Start of THE INPUT
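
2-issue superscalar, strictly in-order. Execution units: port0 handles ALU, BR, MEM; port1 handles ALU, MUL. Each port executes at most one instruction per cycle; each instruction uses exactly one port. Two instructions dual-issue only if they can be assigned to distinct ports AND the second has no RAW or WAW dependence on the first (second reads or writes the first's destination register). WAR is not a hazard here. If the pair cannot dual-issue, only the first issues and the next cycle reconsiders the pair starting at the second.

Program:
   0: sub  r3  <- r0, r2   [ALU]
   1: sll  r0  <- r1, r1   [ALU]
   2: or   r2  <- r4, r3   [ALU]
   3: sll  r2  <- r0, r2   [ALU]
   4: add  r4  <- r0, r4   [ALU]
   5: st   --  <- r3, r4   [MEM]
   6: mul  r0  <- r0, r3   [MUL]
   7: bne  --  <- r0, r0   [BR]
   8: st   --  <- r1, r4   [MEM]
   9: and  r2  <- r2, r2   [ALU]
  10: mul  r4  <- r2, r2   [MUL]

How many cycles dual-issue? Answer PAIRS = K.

#0 head=0: sub;sll i0/i1 dual
#1 head=2: or i2 RAW+WAW r2
#2 head=3: sll;add i3/i4 dual
#3 head=5: st;mul i5/i6 dual
#4 head=7: bne i7 no-port BR/MEM
#5 head=8: st;and i8/i9 dual
#6 head=10: mul i10 tail

PAIRS = 4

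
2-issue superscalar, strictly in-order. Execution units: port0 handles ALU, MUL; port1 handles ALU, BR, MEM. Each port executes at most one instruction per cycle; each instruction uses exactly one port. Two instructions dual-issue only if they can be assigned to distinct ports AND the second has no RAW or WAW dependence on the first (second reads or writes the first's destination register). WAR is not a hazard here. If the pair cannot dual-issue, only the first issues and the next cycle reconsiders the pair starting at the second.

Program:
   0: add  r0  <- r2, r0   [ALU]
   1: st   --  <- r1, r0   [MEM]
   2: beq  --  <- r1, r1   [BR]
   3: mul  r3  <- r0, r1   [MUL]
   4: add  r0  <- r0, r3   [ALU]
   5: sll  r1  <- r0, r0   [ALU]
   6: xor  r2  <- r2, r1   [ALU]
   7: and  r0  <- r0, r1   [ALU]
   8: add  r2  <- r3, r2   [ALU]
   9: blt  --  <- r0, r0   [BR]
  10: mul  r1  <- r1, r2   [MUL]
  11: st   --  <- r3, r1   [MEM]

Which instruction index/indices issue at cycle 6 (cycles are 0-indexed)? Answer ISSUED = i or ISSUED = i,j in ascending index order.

c0: i0 add  RAW r0
c1: i1 st  no-port MEM/BR
c2: i2/i3 beq mul  dual
c3: i4 add  RAW r0
c4: i5 sll  RAW r1
c5: i6/i7 xor and  dual
c6: i8/i9 add blt  dual
c7: i10 mul  RAW r1
c8: i11 st  tail

ISSUED = 8,9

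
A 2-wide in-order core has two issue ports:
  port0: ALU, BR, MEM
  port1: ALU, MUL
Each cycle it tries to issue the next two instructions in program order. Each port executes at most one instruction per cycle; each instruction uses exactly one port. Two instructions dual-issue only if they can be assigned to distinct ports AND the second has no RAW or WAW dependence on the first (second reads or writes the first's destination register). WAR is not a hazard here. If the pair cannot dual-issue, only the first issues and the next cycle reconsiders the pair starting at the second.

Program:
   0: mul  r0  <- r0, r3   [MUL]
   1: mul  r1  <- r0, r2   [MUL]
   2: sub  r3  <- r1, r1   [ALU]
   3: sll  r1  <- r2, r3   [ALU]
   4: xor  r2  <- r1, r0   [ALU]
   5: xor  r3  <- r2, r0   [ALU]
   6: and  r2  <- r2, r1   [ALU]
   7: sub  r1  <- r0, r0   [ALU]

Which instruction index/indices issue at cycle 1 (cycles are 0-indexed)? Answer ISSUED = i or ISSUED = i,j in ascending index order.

#0 head=0: mul i0 no-port MUL/MUL
#1 head=1: mul i1 RAW r1
#2 head=2: sub i2 RAW r3
#3 head=3: sll i3 RAW r1
#4 head=4: xor i4 RAW r2
#5 head=5: xor/and i5/i6 2-wide
#6 head=7: sub i7 tail

ISSUED = 1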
End of THE INPUT
■ **DESCRIPTION OF THE TASK**: Give every part of the material again, exactly as written.

■ **SOLUTION FOR THIS EXERCISE**:
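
2-issue superscalar, strictly in-order. Execution units: port0 handles ALU, BR, MEM; port1 handles ALU, MUL. Each port executes at most one instruction per cycle; each instruction uses exactly one port. Two instructions dual-issue only if they can be assigned to distinct ports AND the second has no RAW or WAW dependence on the first (second reads or writes the first's destination register). WAR is not a hazard here. If the pair cannot dual-issue, only the first issues and the next cycle reconsiders the pair starting at the second.

Program:
   0: sub  r3  <- r0, r2   [ALU]
   1: sll  r0  <- r1, r1   [ALU]
   2: or   r2  <- r4, r3   [ALU]
   3: sll  r2  <- r0, r2   [ALU]
   4: add  r4  <- r0, r4   [ALU]
   5: st   --  <- r3, r4   [MEM]
   6: mul  r0  <- r0, r3   [MUL]
   7: bne  --  <- r0, r0   [BR]
   8: st   --  <- r1, r4   [MEM]
   9: and  r2  <- r2, r2   [ALU]
  10: mul  r4  <- r2, r2   [MUL]

How many cycles dual-issue? Answer PAIRS = K.

#0 head=0: sub;sll i0/i1 dual
#1 head=2: or i2 RAW+WAW r2
#2 head=3: sll;add i3/i4 dual
#3 head=5: st;mul i5/i6 dual
#4 head=7: bne i7 no-port BR/MEM
#5 head=8: st;and i8/i9 dual
#6 head=10: mul i10 tail

PAIRS = 4

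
2-issue superscalar, strictly in-order. Execution units: port0 handles ALU, MUL; port1 handles ALU, BR, MEM. Each port executes at most one instruction per cycle; each instruction uses exactly one port. Two instructions dual-issue only if they can be assigned to distinct ports AND the second has no RAW or WAW dependence on the first (second reads or writes the first's destination register). WAR is not a hazard here. If the pair cannot dual-issue, only the first issues and the next cycle reconsiders the pair starting at the second.

Program:
   0: add  r0  <- r2, r0   [ALU]
   1: st   --  <- r1, r0   [MEM]
   2: beq  --  <- r1, r1   [BR]
   3: mul  r3  <- r0, r1   [MUL]
   4: add  r0  <- r0, r3   [ALU]
   5: sll  r1  <- r0, r0   [ALU]
   6: xor  r2  <- r2, r1   [ALU]
   7: and  r0  <- r0, r1   [ALU]
   8: add  r2  <- r3, r2   [ALU]
   9: blt  --  <- r0, r0   [BR]
  10: mul  r1  <- r1, r2   [MUL]
  11: st   --  <- r3, r1   [MEM]

Which instruction index/indices issue at cycle 6 (cycles are 0-indexed)? Answer ISSUED = i or ISSUED = i,j in ascending index order.

c0: i0 add  RAW r0
c1: i1 st  no-port MEM/BR
c2: i2/i3 beq mul  dual
c3: i4 add  RAW r0
c4: i5 sll  RAW r1
c5: i6/i7 xor and  dual
c6: i8/i9 add blt  dual
c7: i10 mul  RAW r1
c8: i11 st  tail

ISSUED = 8,9

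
A 2-wide in-order core has two issue ports:
  port0: ALU, BR, MEM
  port1: ALU, MUL
Each cycle it tries to issue the next two instructions in program order. Each port executes at most one instruction per cycle; each instruction uses exactly one port. Two instructions dual-issue only if they can be assigned to distinct ports AND the second has no RAW or WAW dependence on the first (second reads or writes the first's destination register). WAR is not a hazard here. If the pair cannot dual-issue, only the first issues and the next cycle reconsiders the pair starting at the second.

Program:
   0: mul  r0  <- r0, r3   [MUL]
   1: mul  r1  <- r0, r2   [MUL]
   2: sub  r3  <- r1, r1   [ALU]
   3: sll  r1  <- r2, r3   [ALU]
   4: xor  r2  <- r1, r0   [ALU]
   5: xor  r3  <- r2, r0   [ALU]
   6: and  r2  <- r2, r1   [ALU]
   7: sub  r1  <- r0, r0   [ALU]

Which instruction index/indices issue at cycle 1 (cycles are 0-indexed)? Answer ISSUED = i or ISSUED = i,j in ascending index order.

#0 head=0: mul i0 no-port MUL/MUL
#1 head=1: mul i1 RAW r1
#2 head=2: sub i2 RAW r3
#3 head=3: sll i3 RAW r1
#4 head=4: xor i4 RAW r2
#5 head=5: xor/and i5/i6 2-wide
#6 head=7: sub i7 tail

ISSUED = 1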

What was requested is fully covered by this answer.